──────── Exercise materials ────────
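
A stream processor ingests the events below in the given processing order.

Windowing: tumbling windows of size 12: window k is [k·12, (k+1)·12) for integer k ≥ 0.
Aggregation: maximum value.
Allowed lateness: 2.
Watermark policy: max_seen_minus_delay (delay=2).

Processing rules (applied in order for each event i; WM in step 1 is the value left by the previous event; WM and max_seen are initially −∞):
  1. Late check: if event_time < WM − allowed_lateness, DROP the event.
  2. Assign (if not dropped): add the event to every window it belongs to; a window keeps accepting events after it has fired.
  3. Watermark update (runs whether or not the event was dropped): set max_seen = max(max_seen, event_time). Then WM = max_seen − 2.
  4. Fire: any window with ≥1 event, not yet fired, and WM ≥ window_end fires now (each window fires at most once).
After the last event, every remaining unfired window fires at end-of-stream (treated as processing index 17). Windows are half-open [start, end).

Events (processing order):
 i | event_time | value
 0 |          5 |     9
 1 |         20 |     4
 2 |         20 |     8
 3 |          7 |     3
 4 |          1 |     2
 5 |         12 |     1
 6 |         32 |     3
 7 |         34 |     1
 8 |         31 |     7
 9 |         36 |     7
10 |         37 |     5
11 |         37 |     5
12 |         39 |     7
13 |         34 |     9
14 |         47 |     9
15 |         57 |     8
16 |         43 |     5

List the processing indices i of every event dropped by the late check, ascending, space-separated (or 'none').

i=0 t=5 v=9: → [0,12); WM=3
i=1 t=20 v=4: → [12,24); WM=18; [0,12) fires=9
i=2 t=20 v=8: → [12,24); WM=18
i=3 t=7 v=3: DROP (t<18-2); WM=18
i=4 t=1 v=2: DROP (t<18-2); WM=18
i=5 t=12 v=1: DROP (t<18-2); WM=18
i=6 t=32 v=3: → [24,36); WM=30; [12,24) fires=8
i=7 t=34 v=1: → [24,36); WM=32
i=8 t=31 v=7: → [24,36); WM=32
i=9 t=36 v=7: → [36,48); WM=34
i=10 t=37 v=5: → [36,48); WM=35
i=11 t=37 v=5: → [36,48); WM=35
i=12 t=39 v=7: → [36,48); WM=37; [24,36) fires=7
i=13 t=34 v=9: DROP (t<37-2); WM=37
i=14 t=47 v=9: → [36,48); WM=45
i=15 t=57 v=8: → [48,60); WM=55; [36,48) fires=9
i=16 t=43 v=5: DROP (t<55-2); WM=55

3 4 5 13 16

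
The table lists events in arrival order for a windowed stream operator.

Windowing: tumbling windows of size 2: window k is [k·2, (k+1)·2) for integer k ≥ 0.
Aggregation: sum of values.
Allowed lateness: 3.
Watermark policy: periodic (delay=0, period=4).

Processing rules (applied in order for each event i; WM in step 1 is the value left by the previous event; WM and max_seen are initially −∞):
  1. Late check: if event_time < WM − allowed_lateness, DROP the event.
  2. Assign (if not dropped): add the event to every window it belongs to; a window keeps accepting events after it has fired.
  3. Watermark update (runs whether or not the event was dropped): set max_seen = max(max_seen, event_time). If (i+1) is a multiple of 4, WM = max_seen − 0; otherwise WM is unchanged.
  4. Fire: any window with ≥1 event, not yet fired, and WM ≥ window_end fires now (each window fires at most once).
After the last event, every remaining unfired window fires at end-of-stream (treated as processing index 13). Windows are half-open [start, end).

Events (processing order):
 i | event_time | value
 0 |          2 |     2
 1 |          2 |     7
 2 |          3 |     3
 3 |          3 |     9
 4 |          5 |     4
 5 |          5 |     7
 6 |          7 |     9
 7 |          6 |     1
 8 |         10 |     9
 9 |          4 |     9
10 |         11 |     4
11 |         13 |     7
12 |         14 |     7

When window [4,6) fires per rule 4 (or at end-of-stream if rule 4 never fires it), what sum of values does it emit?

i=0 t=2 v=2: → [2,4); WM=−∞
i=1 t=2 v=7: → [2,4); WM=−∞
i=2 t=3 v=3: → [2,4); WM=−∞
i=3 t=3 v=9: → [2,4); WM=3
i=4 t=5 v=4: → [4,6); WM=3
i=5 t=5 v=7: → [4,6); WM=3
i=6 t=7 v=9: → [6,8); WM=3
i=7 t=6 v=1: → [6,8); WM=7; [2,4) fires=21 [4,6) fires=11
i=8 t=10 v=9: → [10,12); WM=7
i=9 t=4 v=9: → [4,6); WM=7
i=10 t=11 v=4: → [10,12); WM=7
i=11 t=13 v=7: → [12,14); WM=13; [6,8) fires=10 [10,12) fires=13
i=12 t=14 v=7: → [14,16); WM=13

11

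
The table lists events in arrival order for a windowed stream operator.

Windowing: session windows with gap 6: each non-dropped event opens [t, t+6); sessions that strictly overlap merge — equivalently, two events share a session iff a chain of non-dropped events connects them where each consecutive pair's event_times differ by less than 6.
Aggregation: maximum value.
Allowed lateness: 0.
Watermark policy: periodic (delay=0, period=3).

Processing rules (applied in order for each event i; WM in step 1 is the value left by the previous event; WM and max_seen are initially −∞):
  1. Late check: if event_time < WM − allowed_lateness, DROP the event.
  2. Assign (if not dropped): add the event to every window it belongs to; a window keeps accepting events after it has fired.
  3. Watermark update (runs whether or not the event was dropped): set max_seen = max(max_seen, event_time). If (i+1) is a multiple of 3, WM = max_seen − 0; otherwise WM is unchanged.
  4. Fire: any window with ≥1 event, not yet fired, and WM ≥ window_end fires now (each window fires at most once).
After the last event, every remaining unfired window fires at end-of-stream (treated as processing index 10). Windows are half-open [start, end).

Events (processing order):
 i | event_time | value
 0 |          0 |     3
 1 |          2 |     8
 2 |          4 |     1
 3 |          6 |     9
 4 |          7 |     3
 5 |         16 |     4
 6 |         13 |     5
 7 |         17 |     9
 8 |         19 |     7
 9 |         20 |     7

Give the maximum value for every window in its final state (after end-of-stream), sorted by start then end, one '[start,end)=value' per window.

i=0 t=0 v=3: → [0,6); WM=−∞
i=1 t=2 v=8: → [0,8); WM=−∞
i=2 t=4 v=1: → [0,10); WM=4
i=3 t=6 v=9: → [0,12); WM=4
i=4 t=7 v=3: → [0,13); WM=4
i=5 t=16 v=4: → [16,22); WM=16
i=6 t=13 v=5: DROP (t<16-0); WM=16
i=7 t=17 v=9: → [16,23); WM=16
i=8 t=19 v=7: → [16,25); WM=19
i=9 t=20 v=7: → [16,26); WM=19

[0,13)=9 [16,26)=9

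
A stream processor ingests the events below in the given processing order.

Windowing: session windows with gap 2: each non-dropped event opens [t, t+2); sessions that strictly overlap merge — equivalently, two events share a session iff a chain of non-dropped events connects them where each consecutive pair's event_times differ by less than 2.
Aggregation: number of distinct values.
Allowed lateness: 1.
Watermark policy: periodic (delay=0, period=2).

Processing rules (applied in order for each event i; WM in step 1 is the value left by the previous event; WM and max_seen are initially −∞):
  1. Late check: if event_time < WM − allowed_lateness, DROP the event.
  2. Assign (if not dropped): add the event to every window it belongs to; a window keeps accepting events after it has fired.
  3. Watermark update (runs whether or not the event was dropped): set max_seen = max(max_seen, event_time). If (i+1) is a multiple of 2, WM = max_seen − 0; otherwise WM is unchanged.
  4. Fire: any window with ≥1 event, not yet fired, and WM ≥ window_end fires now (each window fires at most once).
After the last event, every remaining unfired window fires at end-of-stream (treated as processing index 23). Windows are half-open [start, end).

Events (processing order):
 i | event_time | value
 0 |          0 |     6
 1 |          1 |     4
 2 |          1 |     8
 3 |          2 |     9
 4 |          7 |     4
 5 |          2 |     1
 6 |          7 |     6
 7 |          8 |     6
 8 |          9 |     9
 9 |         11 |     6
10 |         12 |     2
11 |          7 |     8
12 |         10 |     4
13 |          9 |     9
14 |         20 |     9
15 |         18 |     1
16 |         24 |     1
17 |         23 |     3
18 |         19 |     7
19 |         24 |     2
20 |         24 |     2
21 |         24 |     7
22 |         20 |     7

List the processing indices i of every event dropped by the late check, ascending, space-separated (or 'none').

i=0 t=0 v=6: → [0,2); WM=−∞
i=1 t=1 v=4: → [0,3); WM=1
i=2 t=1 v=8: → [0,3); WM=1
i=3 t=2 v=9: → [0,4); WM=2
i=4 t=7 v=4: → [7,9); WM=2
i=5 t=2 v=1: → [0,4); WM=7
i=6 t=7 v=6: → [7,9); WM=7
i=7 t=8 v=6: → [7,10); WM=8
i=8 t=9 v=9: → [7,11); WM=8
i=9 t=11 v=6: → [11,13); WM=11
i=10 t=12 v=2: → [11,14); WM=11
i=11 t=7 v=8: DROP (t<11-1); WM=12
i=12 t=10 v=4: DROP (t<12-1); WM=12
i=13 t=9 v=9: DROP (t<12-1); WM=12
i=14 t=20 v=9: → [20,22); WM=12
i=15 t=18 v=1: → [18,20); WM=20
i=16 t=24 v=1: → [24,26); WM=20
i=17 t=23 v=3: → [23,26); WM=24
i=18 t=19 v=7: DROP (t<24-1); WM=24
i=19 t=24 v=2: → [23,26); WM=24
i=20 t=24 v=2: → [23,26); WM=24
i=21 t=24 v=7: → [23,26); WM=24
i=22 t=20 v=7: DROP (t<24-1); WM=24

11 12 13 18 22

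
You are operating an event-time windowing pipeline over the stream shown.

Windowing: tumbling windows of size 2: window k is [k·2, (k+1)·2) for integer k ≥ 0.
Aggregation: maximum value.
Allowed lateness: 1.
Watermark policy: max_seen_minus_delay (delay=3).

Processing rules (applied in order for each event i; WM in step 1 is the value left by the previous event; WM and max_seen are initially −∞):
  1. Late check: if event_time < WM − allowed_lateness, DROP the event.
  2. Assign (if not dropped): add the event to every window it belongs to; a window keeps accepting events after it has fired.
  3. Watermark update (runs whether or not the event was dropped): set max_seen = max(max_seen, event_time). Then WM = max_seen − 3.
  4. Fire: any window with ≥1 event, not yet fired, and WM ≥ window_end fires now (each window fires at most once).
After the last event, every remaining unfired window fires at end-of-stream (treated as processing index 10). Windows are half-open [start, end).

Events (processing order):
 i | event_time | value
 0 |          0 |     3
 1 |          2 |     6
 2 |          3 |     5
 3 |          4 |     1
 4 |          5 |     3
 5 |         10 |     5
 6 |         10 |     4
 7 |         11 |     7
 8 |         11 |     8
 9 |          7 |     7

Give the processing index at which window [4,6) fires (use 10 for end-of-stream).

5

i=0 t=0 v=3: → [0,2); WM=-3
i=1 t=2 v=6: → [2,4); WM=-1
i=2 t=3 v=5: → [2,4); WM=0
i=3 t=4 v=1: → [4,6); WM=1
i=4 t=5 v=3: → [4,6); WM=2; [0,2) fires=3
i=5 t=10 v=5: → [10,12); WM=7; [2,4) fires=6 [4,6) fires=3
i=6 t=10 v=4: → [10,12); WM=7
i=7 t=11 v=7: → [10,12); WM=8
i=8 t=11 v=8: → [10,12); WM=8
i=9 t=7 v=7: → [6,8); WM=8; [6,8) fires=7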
────────
Work out how many lines of the data include the word "whether", and write that number alone.

5